* Exercise instructions: Go through the records below line by line. Count the lines with "will" and give the count alone.

[Collected data]
◆ ◆ ◆ ◆

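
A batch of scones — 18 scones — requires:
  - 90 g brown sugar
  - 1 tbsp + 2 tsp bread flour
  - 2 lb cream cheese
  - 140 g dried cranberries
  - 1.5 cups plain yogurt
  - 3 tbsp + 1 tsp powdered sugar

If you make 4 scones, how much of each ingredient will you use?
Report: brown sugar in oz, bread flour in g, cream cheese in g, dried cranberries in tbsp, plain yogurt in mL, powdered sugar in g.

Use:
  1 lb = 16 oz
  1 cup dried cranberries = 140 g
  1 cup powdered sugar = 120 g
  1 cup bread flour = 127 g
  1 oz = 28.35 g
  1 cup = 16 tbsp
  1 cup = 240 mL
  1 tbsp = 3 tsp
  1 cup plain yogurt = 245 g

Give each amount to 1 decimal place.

Scaling factor: 4/18 = 2/9.
brown sugar: 90 g × 2/9 ÷ 28.35 g/oz ≈ 0.7 oz
bread flour: (1 tbsp + 2 tsp = 5/3 tbsp) × 2/9 ÷ 16 tbsp/cup × 127 g/cup ≈ 2.9 g
cream cheese: 2 lb × 2/9 × 16 oz/lb × 28.35 g/oz = 201.6 g
dried cranberries: 140 g × 2/9 ÷ 140 g/cup × 16 tbsp/cup ≈ 3.6 tbsp
plain yogurt: 1.5 cup × 2/9 × 240 mL/cup = 80.0 mL
powdered sugar: (3 tbsp + 1 tsp = 10/3 tbsp) × 2/9 ÷ 16 tbsp/cup × 120 g/cup ≈ 5.6 g

brown sugar: 0.7 oz; bread flour: 2.9 g; cream cheese: 201.6 g; dried cranberries: 3.6 tbsp; plain yogurt: 80.0 mL; powdered sugar: 5.6 g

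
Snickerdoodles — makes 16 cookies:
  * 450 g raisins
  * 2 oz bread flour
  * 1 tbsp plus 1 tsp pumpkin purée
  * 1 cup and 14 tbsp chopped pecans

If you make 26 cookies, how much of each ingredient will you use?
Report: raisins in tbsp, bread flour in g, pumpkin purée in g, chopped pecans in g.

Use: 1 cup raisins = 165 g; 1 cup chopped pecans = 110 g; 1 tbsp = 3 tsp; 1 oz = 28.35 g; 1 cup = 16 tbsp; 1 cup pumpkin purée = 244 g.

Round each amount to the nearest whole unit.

Scaling factor: 26/16 = 13/8 = 1.625.
raisins: 450 g × 13/8 ÷ 165 g/cup × 16 tbsp/cup ≈ 71 tbsp
bread flour: 2 oz × 13/8 × 28.35 g/oz ≈ 92 g
pumpkin purée: (1 tbsp + 1 tsp = 4/3 tbsp) × 13/8 ÷ 16 tbsp/cup × 244 g/cup ≈ 33 g
chopped pecans: (1 cup + 14 tbsp = 1.875 cup) × 13/8 × 110 g/cup ≈ 335 g

raisins: 71 tbsp; bread flour: 92 g; pumpkin purée: 33 g; chopped pecans: 335 g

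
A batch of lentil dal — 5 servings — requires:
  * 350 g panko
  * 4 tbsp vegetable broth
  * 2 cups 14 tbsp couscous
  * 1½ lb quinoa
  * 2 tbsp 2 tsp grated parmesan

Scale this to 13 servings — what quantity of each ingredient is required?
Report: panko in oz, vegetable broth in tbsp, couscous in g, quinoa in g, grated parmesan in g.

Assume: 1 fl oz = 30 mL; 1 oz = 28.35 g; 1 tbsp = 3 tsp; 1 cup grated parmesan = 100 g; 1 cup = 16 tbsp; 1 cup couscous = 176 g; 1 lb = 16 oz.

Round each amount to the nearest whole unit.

panko: 32 oz; vegetable broth: 10 tbsp; couscous: 1316 g; quinoa: 1769 g; grated parmesan: 43 g

Scaling factor: 13/5 = 2.6.
panko: 350 g × 13/5 ÷ 28.35 g/oz ≈ 32 oz
vegetable broth: 4 tbsp × 13/5 ≈ 10 tbsp
couscous: (2 cup + 14 tbsp = 2.875 cup) × 13/5 × 176 g/cup ≈ 1316 g
quinoa: 1.5 lb × 13/5 × 16 oz/lb × 28.35 g/oz ≈ 1769 g
grated parmesan: (2 tbsp + 2 tsp = 8/3 tbsp) × 13/5 ÷ 16 tbsp/cup × 100 g/cup ≈ 43 g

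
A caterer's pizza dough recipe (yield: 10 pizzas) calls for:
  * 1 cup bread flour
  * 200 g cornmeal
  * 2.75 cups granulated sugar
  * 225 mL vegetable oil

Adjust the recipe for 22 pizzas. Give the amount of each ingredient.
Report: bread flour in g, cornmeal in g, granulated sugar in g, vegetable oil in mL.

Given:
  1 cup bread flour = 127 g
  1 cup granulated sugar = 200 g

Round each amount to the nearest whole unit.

bread flour: 279 g; cornmeal: 440 g; granulated sugar: 1210 g; vegetable oil: 495 mL

Scaling factor: 22/10 = 11/5 = 2.2.
bread flour: 1 cup × 11/5 × 127 g/cup ≈ 279 g
cornmeal: 200 g × 11/5 = 440 g
granulated sugar: 2.75 cup × 11/5 × 200 g/cup = 1210 g
vegetable oil: 225 mL × 11/5 = 495 mL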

◆ ◆ ◆ ◆

* Written answer: 2